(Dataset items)
┌──

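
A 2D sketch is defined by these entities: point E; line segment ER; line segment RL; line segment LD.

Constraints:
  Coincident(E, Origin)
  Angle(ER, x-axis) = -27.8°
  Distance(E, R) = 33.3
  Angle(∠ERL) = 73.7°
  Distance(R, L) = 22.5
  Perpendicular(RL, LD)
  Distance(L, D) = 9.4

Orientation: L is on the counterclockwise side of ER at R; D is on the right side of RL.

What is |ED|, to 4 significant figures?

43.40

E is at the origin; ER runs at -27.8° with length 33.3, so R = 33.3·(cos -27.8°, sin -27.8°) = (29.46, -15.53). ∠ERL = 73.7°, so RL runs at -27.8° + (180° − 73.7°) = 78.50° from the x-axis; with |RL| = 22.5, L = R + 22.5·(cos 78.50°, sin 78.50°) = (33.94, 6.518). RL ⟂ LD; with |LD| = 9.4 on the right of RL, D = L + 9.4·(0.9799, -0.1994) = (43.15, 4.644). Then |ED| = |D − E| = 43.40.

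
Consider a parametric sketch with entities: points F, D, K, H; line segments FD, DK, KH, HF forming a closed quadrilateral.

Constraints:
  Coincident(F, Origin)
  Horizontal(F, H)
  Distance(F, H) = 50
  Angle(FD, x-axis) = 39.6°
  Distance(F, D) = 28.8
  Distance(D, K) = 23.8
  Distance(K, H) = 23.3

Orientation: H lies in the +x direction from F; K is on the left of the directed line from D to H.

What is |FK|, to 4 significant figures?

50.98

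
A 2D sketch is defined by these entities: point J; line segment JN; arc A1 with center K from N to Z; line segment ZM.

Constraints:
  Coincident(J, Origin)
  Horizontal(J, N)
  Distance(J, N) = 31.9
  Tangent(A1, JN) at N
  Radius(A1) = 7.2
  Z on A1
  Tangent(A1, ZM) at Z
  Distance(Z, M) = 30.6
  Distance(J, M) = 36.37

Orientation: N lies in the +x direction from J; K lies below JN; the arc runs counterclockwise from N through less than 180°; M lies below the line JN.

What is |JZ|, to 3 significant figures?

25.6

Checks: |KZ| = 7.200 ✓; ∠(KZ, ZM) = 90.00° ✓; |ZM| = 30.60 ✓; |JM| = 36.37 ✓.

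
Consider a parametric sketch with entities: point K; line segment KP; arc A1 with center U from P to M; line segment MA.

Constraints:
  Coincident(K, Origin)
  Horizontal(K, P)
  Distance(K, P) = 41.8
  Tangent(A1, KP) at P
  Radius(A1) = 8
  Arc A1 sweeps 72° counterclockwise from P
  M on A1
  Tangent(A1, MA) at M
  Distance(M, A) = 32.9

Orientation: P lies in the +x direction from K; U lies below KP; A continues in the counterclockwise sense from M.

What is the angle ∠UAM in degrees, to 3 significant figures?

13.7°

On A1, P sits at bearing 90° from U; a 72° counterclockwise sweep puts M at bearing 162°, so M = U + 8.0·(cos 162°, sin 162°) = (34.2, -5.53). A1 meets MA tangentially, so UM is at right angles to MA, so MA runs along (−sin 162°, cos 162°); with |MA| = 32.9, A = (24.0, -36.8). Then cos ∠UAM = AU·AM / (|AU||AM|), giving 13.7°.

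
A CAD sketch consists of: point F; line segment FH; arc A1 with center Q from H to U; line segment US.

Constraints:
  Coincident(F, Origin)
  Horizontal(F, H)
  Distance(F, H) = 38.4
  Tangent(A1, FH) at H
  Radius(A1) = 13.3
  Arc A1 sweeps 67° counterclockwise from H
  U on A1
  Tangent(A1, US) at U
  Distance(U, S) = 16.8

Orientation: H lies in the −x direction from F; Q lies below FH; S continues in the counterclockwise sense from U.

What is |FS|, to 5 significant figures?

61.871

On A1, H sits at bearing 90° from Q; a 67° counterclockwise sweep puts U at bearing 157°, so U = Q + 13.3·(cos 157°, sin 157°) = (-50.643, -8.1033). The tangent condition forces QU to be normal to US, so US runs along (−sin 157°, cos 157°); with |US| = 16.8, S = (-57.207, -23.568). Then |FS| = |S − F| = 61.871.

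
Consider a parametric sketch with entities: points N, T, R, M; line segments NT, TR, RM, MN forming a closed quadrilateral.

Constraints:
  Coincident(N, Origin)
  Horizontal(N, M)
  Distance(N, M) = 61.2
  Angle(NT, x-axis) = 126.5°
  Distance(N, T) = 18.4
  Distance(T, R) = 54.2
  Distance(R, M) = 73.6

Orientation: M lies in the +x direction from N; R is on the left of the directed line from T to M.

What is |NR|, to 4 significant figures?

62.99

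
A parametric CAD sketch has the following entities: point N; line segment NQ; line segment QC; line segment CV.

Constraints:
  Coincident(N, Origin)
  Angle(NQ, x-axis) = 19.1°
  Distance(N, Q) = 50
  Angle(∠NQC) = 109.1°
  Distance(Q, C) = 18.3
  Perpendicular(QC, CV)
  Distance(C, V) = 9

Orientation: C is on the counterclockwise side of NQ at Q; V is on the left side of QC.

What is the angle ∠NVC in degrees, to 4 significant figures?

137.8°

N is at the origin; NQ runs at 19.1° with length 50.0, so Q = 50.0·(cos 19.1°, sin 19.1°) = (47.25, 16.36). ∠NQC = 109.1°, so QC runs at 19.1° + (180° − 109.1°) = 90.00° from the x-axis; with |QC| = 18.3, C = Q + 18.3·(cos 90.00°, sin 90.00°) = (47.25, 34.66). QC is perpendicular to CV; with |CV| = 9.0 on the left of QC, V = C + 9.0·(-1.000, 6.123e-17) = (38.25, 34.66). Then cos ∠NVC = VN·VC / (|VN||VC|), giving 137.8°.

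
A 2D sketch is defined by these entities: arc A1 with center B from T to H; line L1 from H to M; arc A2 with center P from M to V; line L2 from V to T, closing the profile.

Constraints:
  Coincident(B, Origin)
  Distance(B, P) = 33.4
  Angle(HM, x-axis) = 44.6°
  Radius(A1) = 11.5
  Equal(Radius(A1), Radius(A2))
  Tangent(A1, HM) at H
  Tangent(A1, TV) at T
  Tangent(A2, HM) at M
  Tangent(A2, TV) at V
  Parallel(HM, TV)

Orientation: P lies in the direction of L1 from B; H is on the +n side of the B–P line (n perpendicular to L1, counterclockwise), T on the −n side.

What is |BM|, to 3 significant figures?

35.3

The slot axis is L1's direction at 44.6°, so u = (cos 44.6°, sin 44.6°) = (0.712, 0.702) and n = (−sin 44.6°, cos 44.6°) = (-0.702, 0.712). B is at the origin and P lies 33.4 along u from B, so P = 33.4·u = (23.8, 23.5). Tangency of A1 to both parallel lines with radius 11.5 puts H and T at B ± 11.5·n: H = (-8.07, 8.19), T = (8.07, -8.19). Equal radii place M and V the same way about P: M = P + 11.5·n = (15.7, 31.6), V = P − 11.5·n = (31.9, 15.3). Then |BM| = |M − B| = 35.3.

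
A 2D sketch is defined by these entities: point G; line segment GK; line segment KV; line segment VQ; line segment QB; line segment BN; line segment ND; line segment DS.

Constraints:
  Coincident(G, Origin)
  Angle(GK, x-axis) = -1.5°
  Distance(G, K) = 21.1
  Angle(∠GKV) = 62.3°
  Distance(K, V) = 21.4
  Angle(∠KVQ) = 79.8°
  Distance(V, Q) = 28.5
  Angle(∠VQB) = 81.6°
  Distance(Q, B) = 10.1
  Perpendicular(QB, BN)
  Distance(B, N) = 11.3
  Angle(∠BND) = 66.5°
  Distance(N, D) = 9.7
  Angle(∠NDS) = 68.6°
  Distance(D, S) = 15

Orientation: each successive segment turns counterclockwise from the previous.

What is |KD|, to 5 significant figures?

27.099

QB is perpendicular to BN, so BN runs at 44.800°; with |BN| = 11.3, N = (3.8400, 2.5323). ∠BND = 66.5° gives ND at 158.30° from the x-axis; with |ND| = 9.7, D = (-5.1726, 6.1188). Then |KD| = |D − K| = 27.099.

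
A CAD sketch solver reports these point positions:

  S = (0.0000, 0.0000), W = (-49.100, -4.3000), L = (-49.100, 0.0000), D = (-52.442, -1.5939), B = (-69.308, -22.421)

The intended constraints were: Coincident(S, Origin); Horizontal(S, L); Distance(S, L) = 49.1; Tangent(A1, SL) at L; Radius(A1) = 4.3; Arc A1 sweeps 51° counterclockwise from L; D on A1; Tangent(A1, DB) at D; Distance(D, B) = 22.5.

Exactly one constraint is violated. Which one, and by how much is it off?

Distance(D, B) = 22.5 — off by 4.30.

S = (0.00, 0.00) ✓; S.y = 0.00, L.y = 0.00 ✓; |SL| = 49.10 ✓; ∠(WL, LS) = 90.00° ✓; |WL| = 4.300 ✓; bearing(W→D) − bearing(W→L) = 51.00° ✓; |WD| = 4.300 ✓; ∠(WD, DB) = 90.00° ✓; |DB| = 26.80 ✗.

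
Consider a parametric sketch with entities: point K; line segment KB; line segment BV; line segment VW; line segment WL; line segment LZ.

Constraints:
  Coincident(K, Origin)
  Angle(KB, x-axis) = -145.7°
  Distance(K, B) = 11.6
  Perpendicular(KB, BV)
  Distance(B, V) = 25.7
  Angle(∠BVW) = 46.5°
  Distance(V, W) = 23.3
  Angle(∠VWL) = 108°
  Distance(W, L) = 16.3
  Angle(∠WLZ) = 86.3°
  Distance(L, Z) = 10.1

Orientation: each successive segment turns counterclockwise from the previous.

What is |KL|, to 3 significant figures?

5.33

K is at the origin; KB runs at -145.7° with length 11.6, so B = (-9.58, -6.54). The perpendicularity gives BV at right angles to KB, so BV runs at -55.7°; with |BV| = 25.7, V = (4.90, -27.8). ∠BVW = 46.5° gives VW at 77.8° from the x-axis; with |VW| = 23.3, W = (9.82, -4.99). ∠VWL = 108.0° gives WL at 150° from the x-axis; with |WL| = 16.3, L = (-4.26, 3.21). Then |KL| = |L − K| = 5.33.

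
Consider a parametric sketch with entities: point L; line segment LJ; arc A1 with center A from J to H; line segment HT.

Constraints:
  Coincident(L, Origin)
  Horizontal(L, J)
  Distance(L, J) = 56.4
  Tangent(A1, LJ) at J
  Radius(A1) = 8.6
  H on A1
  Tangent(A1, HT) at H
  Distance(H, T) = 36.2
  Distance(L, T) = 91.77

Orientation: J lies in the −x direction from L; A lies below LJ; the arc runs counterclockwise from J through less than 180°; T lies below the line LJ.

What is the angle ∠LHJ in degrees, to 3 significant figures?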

└──

- EXERCISE DESCRIPTION -
Report the number of lines in the records above that include "closed", leaving out any other words.

- TASK OUTPUT -
2